(Dataset excerpts)
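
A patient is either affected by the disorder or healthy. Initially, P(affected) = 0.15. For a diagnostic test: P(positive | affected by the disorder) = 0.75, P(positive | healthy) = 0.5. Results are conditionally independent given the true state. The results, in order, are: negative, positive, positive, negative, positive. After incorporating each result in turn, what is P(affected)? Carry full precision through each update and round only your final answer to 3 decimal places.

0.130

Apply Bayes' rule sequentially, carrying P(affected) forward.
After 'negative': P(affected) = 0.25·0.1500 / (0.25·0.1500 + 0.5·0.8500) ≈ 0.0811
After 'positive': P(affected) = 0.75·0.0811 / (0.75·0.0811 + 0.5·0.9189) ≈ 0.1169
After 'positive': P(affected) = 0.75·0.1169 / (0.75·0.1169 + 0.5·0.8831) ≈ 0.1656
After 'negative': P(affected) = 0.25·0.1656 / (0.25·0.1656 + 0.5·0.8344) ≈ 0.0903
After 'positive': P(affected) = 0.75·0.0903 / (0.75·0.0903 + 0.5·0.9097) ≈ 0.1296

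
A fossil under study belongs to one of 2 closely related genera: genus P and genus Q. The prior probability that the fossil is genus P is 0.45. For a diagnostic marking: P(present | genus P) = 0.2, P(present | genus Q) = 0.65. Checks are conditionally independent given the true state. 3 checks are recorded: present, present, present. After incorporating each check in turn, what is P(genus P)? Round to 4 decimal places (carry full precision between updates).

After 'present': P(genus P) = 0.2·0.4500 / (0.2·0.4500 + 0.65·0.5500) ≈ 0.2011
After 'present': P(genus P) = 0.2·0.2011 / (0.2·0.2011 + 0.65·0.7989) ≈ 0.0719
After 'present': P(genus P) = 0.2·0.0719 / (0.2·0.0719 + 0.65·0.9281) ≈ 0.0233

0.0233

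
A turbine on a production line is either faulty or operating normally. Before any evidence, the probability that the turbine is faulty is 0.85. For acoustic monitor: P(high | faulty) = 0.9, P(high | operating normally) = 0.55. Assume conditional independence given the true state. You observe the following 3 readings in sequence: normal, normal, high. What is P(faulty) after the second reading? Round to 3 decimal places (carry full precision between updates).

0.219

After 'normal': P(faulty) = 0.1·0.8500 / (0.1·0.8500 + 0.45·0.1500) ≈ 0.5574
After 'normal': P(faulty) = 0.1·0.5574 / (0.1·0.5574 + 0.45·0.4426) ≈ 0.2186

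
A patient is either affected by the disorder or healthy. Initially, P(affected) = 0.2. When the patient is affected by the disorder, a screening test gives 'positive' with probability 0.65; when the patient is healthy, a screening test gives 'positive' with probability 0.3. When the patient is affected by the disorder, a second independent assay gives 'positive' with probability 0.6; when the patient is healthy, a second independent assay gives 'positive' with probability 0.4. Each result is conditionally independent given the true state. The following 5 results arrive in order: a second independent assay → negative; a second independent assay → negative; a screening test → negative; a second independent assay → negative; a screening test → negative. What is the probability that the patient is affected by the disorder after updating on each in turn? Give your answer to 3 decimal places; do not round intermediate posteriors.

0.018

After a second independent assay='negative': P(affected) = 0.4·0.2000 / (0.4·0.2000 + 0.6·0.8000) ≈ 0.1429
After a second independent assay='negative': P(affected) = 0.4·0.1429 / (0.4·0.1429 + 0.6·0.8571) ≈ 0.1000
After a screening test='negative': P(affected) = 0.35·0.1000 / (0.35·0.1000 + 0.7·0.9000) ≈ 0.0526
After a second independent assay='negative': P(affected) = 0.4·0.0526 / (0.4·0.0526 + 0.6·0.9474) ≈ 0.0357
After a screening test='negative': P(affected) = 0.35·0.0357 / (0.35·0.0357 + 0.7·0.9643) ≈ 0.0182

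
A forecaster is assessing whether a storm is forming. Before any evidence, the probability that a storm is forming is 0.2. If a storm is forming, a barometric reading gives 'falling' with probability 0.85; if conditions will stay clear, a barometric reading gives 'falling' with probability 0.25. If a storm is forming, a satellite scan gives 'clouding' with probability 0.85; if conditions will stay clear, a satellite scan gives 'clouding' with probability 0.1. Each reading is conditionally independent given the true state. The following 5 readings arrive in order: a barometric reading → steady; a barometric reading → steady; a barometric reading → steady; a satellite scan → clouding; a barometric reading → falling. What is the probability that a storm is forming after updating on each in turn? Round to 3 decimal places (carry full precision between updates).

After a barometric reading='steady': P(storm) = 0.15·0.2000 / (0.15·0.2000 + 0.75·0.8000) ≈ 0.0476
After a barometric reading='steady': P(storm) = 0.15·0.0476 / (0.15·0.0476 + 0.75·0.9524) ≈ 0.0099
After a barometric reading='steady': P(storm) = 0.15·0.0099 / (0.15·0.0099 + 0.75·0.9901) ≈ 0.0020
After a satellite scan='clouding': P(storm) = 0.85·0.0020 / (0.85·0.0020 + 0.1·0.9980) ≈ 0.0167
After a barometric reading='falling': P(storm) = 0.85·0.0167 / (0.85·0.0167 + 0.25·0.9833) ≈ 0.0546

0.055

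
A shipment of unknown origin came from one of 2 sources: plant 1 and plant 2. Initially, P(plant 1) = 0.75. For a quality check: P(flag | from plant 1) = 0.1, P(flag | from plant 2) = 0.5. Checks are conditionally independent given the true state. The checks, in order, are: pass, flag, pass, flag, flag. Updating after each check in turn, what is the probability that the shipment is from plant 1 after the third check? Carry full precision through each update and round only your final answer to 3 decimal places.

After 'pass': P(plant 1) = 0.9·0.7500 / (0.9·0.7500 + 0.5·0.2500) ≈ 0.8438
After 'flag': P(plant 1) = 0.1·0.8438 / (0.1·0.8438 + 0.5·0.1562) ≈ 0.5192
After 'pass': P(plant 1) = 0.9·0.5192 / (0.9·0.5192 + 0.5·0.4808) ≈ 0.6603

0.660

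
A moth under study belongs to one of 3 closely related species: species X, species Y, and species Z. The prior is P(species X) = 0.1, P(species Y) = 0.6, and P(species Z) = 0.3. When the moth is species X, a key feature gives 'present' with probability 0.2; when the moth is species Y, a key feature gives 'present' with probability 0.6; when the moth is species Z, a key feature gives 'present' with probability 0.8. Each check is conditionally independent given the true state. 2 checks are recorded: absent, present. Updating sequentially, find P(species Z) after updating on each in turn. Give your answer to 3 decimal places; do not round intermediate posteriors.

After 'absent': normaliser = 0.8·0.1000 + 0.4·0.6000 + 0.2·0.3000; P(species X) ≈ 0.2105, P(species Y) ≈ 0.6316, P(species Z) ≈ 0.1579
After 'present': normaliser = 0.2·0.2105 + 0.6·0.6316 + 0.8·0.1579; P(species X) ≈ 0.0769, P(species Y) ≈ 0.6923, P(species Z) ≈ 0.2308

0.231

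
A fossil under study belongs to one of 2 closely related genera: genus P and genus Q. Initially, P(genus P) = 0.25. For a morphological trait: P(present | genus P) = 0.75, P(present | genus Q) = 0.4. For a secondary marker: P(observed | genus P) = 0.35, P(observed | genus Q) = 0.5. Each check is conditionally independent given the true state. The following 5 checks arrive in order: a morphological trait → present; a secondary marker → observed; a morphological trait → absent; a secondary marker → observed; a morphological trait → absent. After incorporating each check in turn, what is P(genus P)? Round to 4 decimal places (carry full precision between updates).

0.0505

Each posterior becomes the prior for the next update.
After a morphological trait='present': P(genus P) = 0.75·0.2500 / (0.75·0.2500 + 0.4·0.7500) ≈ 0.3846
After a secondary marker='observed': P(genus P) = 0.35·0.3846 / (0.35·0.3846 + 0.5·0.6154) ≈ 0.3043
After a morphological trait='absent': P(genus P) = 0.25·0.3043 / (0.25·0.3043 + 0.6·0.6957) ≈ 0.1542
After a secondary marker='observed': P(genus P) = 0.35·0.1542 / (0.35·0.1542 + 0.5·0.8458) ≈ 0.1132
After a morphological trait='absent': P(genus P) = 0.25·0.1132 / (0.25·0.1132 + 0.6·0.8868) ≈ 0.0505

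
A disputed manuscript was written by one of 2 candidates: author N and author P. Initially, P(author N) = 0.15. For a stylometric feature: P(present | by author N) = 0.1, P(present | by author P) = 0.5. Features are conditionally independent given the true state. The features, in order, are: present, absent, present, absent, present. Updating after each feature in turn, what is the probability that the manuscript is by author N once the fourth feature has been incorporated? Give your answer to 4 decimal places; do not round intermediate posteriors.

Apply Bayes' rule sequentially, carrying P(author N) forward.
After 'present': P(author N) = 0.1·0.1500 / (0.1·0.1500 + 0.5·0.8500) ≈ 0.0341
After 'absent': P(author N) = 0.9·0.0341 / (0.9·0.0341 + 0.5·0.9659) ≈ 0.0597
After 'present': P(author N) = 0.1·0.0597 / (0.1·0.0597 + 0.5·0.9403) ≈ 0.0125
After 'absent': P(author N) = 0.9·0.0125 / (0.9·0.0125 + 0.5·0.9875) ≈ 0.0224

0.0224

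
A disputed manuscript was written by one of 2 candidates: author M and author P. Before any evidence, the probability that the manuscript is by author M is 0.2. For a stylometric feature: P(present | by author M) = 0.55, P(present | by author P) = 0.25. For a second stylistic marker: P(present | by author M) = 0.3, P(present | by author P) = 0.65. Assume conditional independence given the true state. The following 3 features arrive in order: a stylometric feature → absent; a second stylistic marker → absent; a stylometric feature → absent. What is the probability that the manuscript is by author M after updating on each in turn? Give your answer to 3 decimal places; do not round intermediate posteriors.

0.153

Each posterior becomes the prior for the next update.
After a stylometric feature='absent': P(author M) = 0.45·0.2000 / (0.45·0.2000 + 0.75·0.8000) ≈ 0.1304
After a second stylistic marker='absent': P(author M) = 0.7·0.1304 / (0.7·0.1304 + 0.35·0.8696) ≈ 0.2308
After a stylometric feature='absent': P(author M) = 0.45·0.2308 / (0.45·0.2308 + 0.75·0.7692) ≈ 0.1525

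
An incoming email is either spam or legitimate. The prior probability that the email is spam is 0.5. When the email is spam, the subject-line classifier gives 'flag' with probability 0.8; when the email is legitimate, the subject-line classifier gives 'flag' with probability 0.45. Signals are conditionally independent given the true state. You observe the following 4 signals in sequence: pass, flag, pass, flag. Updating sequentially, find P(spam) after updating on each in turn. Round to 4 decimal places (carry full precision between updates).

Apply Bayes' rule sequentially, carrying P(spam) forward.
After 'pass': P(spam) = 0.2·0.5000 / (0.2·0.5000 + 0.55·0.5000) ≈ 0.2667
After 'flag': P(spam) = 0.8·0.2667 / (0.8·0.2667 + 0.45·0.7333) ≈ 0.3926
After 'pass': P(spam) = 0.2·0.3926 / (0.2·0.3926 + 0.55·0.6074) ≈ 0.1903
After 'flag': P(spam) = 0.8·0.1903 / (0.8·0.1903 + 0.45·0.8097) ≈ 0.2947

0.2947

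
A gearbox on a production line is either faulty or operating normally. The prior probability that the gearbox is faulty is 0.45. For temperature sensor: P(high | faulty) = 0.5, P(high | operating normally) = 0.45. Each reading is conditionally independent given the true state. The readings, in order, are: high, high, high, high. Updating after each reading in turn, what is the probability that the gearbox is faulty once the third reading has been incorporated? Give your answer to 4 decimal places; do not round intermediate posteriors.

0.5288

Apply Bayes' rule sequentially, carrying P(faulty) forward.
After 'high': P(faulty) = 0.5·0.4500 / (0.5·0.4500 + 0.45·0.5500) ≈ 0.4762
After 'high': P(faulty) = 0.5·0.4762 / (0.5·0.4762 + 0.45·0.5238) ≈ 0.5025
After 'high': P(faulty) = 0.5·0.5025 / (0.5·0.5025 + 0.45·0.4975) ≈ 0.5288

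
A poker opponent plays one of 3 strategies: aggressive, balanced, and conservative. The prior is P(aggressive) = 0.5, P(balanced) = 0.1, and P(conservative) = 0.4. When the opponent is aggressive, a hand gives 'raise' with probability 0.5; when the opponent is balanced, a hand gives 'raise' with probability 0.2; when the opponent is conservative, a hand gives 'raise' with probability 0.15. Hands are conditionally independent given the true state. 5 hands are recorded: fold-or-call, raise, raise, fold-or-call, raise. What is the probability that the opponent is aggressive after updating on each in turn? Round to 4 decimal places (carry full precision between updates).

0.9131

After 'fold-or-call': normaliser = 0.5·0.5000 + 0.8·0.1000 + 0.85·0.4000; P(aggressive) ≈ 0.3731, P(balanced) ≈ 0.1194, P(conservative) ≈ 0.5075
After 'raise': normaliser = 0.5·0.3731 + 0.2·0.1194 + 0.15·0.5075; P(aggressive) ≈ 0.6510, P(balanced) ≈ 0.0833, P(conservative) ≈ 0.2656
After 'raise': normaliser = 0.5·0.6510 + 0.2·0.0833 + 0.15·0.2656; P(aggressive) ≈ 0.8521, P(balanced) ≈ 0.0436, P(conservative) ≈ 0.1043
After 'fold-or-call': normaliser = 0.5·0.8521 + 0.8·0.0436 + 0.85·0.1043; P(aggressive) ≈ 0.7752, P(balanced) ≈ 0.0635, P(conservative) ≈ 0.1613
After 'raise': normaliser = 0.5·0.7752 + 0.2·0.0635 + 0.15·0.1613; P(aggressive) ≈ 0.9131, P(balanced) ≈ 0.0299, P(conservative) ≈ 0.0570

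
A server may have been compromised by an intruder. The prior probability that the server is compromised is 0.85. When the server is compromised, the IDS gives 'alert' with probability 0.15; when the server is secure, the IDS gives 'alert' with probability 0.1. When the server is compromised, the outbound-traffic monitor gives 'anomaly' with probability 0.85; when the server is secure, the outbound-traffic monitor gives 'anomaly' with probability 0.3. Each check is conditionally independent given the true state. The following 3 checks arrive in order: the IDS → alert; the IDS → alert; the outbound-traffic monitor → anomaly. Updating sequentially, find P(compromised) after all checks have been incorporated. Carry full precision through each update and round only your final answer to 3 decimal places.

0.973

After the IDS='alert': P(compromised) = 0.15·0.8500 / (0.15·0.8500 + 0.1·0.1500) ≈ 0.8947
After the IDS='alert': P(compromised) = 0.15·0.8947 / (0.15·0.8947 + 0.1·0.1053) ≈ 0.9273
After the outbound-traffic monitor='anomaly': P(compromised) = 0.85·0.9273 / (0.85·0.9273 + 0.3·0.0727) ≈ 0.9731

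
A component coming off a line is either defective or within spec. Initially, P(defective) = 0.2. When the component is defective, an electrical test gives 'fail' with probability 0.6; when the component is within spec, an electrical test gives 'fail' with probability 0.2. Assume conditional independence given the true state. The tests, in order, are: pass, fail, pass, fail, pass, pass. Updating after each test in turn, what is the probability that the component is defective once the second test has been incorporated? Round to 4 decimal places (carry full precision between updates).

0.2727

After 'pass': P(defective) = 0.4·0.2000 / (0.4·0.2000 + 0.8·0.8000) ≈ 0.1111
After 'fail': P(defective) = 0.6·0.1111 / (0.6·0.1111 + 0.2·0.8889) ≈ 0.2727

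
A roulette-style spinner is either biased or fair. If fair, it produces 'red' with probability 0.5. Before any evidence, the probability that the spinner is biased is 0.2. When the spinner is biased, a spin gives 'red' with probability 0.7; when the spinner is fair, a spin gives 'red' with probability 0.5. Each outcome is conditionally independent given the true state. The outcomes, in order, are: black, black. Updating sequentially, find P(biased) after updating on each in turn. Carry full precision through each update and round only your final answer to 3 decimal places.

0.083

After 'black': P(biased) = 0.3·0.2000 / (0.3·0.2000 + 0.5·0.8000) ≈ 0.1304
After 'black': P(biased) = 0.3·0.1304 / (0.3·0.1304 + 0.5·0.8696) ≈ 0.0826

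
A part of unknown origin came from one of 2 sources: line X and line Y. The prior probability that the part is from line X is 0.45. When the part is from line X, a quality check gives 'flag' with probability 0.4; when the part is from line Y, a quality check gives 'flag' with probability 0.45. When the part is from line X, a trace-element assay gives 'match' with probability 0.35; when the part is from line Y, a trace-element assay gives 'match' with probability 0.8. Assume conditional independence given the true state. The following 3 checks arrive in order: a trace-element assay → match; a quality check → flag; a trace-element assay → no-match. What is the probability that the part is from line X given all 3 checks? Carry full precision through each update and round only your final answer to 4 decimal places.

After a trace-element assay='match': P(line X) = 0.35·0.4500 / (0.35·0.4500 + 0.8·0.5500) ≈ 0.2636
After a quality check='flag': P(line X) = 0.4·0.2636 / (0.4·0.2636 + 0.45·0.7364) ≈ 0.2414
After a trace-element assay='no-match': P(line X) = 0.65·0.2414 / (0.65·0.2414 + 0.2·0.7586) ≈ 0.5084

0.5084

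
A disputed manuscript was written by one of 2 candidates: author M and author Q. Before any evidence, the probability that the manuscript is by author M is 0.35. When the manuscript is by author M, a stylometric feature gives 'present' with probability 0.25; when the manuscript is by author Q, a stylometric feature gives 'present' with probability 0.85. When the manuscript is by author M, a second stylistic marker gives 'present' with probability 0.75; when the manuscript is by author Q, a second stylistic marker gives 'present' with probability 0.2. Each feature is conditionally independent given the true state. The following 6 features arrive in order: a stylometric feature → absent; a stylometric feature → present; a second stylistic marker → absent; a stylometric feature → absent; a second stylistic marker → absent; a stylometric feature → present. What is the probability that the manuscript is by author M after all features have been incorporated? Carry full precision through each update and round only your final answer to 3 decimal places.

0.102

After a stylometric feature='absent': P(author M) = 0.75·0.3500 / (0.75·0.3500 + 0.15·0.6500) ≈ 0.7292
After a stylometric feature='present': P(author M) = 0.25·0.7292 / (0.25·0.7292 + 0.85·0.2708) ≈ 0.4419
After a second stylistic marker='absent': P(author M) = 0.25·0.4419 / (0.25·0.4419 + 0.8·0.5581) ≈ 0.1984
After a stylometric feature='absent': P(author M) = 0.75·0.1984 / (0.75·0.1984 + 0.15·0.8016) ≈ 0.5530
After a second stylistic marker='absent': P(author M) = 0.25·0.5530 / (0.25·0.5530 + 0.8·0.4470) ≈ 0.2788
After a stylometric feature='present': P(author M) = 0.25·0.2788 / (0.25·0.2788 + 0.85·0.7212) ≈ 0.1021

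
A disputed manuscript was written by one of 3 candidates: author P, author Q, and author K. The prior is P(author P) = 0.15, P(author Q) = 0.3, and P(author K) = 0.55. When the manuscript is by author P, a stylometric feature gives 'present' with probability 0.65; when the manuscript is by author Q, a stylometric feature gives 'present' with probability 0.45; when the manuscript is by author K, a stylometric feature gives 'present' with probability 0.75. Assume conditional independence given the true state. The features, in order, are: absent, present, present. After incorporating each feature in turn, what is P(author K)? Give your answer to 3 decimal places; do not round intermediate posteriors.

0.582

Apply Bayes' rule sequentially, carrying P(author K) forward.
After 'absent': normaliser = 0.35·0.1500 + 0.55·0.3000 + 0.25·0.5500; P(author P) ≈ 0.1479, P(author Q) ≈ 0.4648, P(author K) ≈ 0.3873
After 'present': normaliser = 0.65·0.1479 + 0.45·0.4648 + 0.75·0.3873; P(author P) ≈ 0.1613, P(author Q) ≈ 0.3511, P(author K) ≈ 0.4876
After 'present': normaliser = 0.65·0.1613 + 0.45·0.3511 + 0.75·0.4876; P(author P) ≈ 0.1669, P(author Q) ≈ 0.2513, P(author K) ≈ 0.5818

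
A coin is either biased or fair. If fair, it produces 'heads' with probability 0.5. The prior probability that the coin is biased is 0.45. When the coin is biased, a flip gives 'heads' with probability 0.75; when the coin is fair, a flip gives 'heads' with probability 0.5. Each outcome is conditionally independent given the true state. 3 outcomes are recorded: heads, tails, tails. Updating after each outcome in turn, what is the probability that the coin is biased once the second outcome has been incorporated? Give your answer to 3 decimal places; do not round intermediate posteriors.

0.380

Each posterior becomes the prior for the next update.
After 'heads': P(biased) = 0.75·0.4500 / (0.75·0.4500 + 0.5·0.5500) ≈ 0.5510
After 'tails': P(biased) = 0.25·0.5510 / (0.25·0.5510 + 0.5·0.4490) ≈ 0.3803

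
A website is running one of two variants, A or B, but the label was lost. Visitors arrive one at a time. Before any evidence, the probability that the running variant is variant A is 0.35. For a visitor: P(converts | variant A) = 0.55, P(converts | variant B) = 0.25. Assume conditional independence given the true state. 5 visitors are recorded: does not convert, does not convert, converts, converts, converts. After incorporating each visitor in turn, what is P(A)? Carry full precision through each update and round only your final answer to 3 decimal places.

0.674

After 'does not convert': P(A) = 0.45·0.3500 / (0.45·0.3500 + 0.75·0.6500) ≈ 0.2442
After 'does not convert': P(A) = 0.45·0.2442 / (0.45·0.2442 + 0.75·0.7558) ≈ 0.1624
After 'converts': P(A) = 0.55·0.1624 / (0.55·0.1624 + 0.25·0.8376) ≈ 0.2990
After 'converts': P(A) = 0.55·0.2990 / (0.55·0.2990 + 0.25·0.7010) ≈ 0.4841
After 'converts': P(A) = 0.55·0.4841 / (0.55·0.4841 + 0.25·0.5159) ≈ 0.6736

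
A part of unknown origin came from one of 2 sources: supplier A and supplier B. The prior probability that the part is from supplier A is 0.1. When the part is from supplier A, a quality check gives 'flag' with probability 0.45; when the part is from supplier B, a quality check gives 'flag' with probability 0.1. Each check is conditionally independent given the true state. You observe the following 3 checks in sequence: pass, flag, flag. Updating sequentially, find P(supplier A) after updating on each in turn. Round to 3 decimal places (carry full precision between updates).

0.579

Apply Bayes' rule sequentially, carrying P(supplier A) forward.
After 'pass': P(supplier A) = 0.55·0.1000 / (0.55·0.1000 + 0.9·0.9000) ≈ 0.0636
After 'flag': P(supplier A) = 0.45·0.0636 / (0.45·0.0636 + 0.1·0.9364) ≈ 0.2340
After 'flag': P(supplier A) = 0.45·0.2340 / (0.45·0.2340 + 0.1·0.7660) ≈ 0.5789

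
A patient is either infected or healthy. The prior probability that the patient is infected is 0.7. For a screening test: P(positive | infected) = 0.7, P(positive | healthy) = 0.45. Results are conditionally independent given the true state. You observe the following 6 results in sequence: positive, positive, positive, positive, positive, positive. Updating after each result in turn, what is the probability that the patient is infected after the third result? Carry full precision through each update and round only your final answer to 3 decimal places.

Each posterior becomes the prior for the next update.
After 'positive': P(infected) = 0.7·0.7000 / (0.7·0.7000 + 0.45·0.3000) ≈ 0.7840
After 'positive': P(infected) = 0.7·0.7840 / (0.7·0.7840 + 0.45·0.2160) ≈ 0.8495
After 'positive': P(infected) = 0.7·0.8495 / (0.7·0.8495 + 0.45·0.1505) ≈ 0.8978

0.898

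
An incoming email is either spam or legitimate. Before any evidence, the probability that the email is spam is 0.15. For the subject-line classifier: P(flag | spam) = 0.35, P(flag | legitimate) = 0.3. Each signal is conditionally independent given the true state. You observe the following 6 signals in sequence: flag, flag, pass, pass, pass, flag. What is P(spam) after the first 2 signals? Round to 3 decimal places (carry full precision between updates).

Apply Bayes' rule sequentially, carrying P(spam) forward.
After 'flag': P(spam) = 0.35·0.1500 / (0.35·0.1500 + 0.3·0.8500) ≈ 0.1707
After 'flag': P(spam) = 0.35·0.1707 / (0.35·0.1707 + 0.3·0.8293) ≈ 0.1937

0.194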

**Work to be completed:** Print exactly the lines from the one containing "A patient is either infected" through the last line of the records above, both included.

**The answer:**
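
A patient is either infected or healthy. The prior probability that the patient is infected is 0.7. For a screening test: P(positive | infected) = 0.7, P(positive | healthy) = 0.45. Results are conditionally independent given the true state. You observe the following 6 results in sequence: positive, positive, positive, positive, positive, positive. Updating after each result in turn, what is the probability that the patient is infected after the third result? Carry full precision through each update and round only your final answer to 3 decimal places.

Each posterior becomes the prior for the next update.
After 'positive': P(infected) = 0.7·0.7000 / (0.7·0.7000 + 0.45·0.3000) ≈ 0.7840
After 'positive': P(infected) = 0.7·0.7840 / (0.7·0.7840 + 0.45·0.2160) ≈ 0.8495
After 'positive': P(infected) = 0.7·0.8495 / (0.7·0.8495 + 0.45·0.1505) ≈ 0.8978

0.898

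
An incoming email is either spam or legitimate. Before any evidence, the probability that the email is spam is 0.15. For the subject-line classifier: P(flag | spam) = 0.35, P(flag | legitimate) = 0.3. Each signal is conditionally independent given the true state. You observe the following 6 signals in sequence: flag, flag, pass, pass, pass, flag. What is P(spam) after the first 2 signals? Round to 3 decimal places (carry full precision between updates).

Apply Bayes' rule sequentially, carrying P(spam) forward.
After 'flag': P(spam) = 0.35·0.1500 / (0.35·0.1500 + 0.3·0.8500) ≈ 0.1707
After 'flag': P(spam) = 0.35·0.1707 / (0.35·0.1707 + 0.3·0.8293) ≈ 0.1937

0.194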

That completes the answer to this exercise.